◆ **WHAT YOU HAVE TO DO**
The entries below must be copied exactly as they are.

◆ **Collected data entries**
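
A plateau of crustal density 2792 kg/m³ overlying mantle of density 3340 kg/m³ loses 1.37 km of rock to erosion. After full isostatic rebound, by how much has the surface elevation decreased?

Rebound u = e ρ_c/ρ_m = 1.37 km × 2792/3340 = 1.145 km.
Net surface drop = e − u = 1.37 km − 1.145 km = e (ρ_m − ρ_c)/ρ_m = 0.225 km.

0.225 km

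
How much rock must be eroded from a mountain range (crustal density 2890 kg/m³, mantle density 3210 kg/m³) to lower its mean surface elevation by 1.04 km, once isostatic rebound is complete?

10.4 km

Net drop Δ = e − u = e − e ρ_c/ρ_m = e (ρ_m − ρ_c)/ρ_m.
e = Δ ρ_m/(ρ_m − ρ_c) = 1.04 km × 3210/320 = 10.4 km.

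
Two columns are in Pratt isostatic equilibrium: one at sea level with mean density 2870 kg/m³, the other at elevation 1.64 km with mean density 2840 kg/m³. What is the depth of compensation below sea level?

ρ_ref D = ρ (D + h) → D (ρ_ref − ρ) = ρ h.
D = ρ h/(ρ_ref − ρ) = 2840 × 1.64 km/(2870 − 2840) = 155 km.

155 km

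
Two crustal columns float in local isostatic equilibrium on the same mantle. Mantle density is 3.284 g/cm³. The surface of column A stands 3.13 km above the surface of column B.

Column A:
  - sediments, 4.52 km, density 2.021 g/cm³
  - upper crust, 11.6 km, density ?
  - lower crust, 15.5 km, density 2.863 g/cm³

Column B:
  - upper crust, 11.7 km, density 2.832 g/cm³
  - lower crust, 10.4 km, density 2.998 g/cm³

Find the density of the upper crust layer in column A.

Take the compensation level at the base of the deeper column (depth z_c below the surface of column A) and equate Σ ρ_i t_i down to z_c; mantle fills any gap and the z_c terms cancel.
Column A: 4.52×2.021 + 11.6×ρ + 15.5×2.863 + (z_c − 31.62)×3.284
Column B: 3.13×0 + 11.7×2.832 + 10.4×2.998 + (z_c − 3.13 − 22.1)×3.284
The z_c×3.284 term appears on both sides and cancels. Collect the known terms of each column as K = Σ(ρt)_known − 3.284 × (depth of known layers): K_A = 53.51142 − 3.284×31.62 = −50.32866; K_B = 64.3136 − 3.284×(3.13 + 22.1) = −18.54172.
Balance: K_A + 11.6×ρ = K_B, so ρ = (K_B − K_A)/11.6 = 31.7869/11.6 = 2.74 g/cm³.

2.74 g/cm³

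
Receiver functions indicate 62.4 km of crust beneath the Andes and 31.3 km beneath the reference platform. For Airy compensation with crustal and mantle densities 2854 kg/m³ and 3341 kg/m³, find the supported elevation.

4.53 km

Excess crust Δ = 62.4 km − 31.3 km = 31.1 km, split between elevation h and root r with h + r = Δ.
Airy balance ρ_c h = (ρ_m − ρ_c) r gives r = h ρ_c/(ρ_m − ρ_c), so h (1 + ρ_c/(ρ_m − ρ_c)) = Δ, i.e. h = Δ (ρ_m − ρ_c)/ρ_m.
h = 31.1 km × 487/3341 = 4.53 km.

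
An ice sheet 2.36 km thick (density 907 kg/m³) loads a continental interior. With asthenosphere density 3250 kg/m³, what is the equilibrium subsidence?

Equating mass per unit area of the two columns: the ice load ρ_ice t is balanced by mantle displaced below, ρ_m s.
s = t ρ_ice / ρ_m = 2.36 km × 907/3250 = 0.659 km.

0.659 km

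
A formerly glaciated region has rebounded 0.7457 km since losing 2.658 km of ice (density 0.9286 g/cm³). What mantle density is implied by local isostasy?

3.31 g/cm³

ρ_m = ρ_ice t / u = 0.9286 × 2.658 km/0.7457 km = 3.31 g/cm³.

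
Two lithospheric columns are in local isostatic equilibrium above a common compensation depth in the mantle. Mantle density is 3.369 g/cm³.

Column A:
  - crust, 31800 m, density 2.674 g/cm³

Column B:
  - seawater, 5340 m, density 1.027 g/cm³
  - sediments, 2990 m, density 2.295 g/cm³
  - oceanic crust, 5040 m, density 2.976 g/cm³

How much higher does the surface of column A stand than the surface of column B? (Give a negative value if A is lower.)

For any compensation level in the mantle, the mantle terms cancel and isostasy reduces to e = (Σt_A − Σt_B) − (Σ(ρt)_A − Σ(ρt)_B) / ρ_m.
Σt_A = 31800 m; Σt_B = 13370 m; Σ(ρt)_A = 85033.2; Σ(ρt)_B = 27345.27 (in m·g/cm³).
e = (31800 − 13370) − (85033.2 − 27345.27) / 3.369 = 1310 m.

1310 m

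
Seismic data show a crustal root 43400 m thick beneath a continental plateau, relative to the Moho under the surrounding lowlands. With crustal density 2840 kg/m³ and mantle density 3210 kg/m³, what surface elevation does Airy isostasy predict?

Balancing pressure at the compensation depth: ρ_c h = (ρ_m − ρ_c) r.
h = r (ρ_m − ρ_c) / ρ_c = 43400 m × (3210 − 2840) / 2840 = 5650 m.

5650 m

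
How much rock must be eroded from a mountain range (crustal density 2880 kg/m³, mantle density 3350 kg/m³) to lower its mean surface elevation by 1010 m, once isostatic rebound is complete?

Net drop Δ = e − u = e − e ρ_c/ρ_m = e (ρ_m − ρ_c)/ρ_m.
e = Δ ρ_m/(ρ_m − ρ_c) = 1010 m × 3350/470 = 7200 m.

7200 m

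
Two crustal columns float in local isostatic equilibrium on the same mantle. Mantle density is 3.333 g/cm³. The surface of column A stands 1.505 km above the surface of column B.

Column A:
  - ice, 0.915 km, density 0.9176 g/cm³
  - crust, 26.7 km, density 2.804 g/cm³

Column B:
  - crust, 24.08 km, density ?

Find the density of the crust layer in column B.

Take the compensation level at the base of the deeper column (depth z_c below the surface of column A) and equate Σ ρ_i t_i down to z_c; mantle fills any gap and the z_c terms cancel.
Column A: 0.915×0.9176 + 26.7×2.804 + (z_c − 27.615)×3.333
Column B: 1.505×0 + 24.08×ρ + (z_c − 1.505 − 24.08)×3.333
The z_c×3.333 term appears on both sides and cancels. Collect the known terms of each column as K = Σ(ρt)_known − 3.333 × (depth of known layers): K_A = 75.706404 − 3.333×27.615 = −16.334391; K_B = 0 − 3.333×(1.505 + 24.08) = −85.274805.
Balance: K_A = K_B + 24.08×ρ, so ρ = (K_A − K_B)/24.08 = 68.9404/24.08 = 2.86 g/cm³.

2.86 g/cm³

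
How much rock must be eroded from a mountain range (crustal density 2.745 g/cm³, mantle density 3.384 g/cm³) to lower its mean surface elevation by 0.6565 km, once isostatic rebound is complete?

3.48 km

Net drop Δ = e − u = e − e ρ_c/ρ_m = e (ρ_m − ρ_c)/ρ_m.
e = Δ ρ_m/(ρ_m − ρ_c) = 0.6565 km × 3.384/0.639 = 3.48 km.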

◆ **SOLUTION**
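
A plateau of crustal density 2792 kg/m³ overlying mantle of density 3340 kg/m³ loses 1.37 km of rock to erosion. After full isostatic rebound, by how much has the surface elevation decreased?

Rebound u = e ρ_c/ρ_m = 1.37 km × 2792/3340 = 1.145 km.
Net surface drop = e − u = 1.37 km − 1.145 km = e (ρ_m − ρ_c)/ρ_m = 0.225 km.

0.225 km

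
How much rock must be eroded from a mountain range (crustal density 2890 kg/m³, mantle density 3210 kg/m³) to lower its mean surface elevation by 1.04 km, once isostatic rebound is complete?

10.4 km

Net drop Δ = e − u = e − e ρ_c/ρ_m = e (ρ_m − ρ_c)/ρ_m.
e = Δ ρ_m/(ρ_m − ρ_c) = 1.04 km × 3210/320 = 10.4 km.

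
Two columns are in Pratt isostatic equilibrium: one at sea level with mean density 2870 kg/m³, the other at elevation 1.64 km with mean density 2840 kg/m³. What is the depth of compensation below sea level?

ρ_ref D = ρ (D + h) → D (ρ_ref − ρ) = ρ h.
D = ρ h/(ρ_ref − ρ) = 2840 × 1.64 km/(2870 − 2840) = 155 km.

155 km

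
Two crustal columns float in local isostatic equilibrium on the same mantle. Mantle density is 3.284 g/cm³. The surface of column A stands 3.13 km above the surface of column B.

Column A:
  - sediments, 4.52 km, density 2.021 g/cm³
  - upper crust, 11.6 km, density ?
  - lower crust, 15.5 km, density 2.863 g/cm³

Column B:
  - upper crust, 11.7 km, density 2.832 g/cm³
  - lower crust, 10.4 km, density 2.998 g/cm³

Find the density of the upper crust layer in column A.

Take the compensation level at the base of the deeper column (depth z_c below the surface of column A) and equate Σ ρ_i t_i down to z_c; mantle fills any gap and the z_c terms cancel.
Column A: 4.52×2.021 + 11.6×ρ + 15.5×2.863 + (z_c − 31.62)×3.284
Column B: 3.13×0 + 11.7×2.832 + 10.4×2.998 + (z_c − 3.13 − 22.1)×3.284
The z_c×3.284 term appears on both sides and cancels. Collect the known terms of each column as K = Σ(ρt)_known − 3.284 × (depth of known layers): K_A = 53.51142 − 3.284×31.62 = −50.32866; K_B = 64.3136 − 3.284×(3.13 + 22.1) = −18.54172.
Balance: K_A + 11.6×ρ = K_B, so ρ = (K_B − K_A)/11.6 = 31.7869/11.6 = 2.74 g/cm³.

2.74 g/cm³

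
Receiver functions indicate 62.4 km of crust beneath the Andes and 31.3 km beneath the reference platform. For Airy compensation with crustal and mantle densities 2854 kg/m³ and 3341 kg/m³, find the supported elevation.

4.53 km

Excess crust Δ = 62.4 km − 31.3 km = 31.1 km, split between elevation h and root r with h + r = Δ.
Airy balance ρ_c h = (ρ_m − ρ_c) r gives r = h ρ_c/(ρ_m − ρ_c), so h (1 + ρ_c/(ρ_m − ρ_c)) = Δ, i.e. h = Δ (ρ_m − ρ_c)/ρ_m.
h = 31.1 km × 487/3341 = 4.53 km.

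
An ice sheet 2.36 km thick (density 907 kg/m³) loads a continental interior. With asthenosphere density 3250 kg/m³, what is the equilibrium subsidence?

Equating mass per unit area of the two columns: the ice load ρ_ice t is balanced by mantle displaced below, ρ_m s.
s = t ρ_ice / ρ_m = 2.36 km × 907/3250 = 0.659 km.

0.659 km

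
A formerly glaciated region has rebounded 0.7457 km since losing 2.658 km of ice (density 0.9286 g/cm³). What mantle density is implied by local isostasy?

3.31 g/cm³

ρ_m = ρ_ice t / u = 0.9286 × 2.658 km/0.7457 km = 3.31 g/cm³.

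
Two lithospheric columns are in local isostatic equilibrium above a common compensation depth in the mantle. Mantle density is 3.369 g/cm³.

Column A:
  - crust, 31800 m, density 2.674 g/cm³

Column B:
  - seawater, 5340 m, density 1.027 g/cm³
  - sediments, 2990 m, density 2.295 g/cm³
  - oceanic crust, 5040 m, density 2.976 g/cm³

How much higher does the surface of column A stand than the surface of column B? (Give a negative value if A is lower.)

For any compensation level in the mantle, the mantle terms cancel and isostasy reduces to e = (Σt_A − Σt_B) − (Σ(ρt)_A − Σ(ρt)_B) / ρ_m.
Σt_A = 31800 m; Σt_B = 13370 m; Σ(ρt)_A = 85033.2; Σ(ρt)_B = 27345.27 (in m·g/cm³).
e = (31800 − 13370) − (85033.2 − 27345.27) / 3.369 = 1310 m.

1310 m

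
Seismic data show a crustal root 43400 m thick beneath a continental plateau, relative to the Moho under the surrounding lowlands. With crustal density 2840 kg/m³ and mantle density 3210 kg/m³, what surface elevation does Airy isostasy predict?

Balancing pressure at the compensation depth: ρ_c h = (ρ_m − ρ_c) r.
h = r (ρ_m − ρ_c) / ρ_c = 43400 m × (3210 − 2840) / 2840 = 5650 m.

5650 m

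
How much rock must be eroded from a mountain range (crustal density 2880 kg/m³, mantle density 3350 kg/m³) to lower its mean surface elevation by 1010 m, once isostatic rebound is complete?

Net drop Δ = e − u = e − e ρ_c/ρ_m = e (ρ_m − ρ_c)/ρ_m.
e = Δ ρ_m/(ρ_m − ρ_c) = 1010 m × 3350/470 = 7200 m.

7200 m

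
Two crustal columns float in local isostatic equilibrium on the same mantle. Mantle density is 3.333 g/cm³. The surface of column A stands 1.505 km above the surface of column B.

Column A:
  - ice, 0.915 km, density 0.9176 g/cm³
  - crust, 26.7 km, density 2.804 g/cm³

Column B:
  - crust, 24.08 km, density ?

Find the density of the crust layer in column B.

Take the compensation level at the base of the deeper column (depth z_c below the surface of column A) and equate Σ ρ_i t_i down to z_c; mantle fills any gap and the z_c terms cancel.
Column A: 0.915×0.9176 + 26.7×2.804 + (z_c − 27.615)×3.333
Column B: 1.505×0 + 24.08×ρ + (z_c − 1.505 − 24.08)×3.333
The z_c×3.333 term appears on both sides and cancels. Collect the known terms of each column as K = Σ(ρt)_known − 3.333 × (depth of known layers): K_A = 75.706404 − 3.333×27.615 = −16.334391; K_B = 0 − 3.333×(1.505 + 24.08) = −85.274805.
Balance: K_A = K_B + 24.08×ρ, so ρ = (K_A − K_B)/24.08 = 68.9404/24.08 = 2.86 g/cm³.

2.86 g/cm³

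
How much rock must be eroded from a mountain range (crustal density 2.745 g/cm³, mantle density 3.384 g/cm³) to lower its mean surface elevation by 0.6565 km, once isostatic rebound is complete?

3.48 km

Net drop Δ = e − u = e − e ρ_c/ρ_m = e (ρ_m − ρ_c)/ρ_m.
e = Δ ρ_m/(ρ_m − ρ_c) = 0.6565 km × 3.384/0.639 = 3.48 km.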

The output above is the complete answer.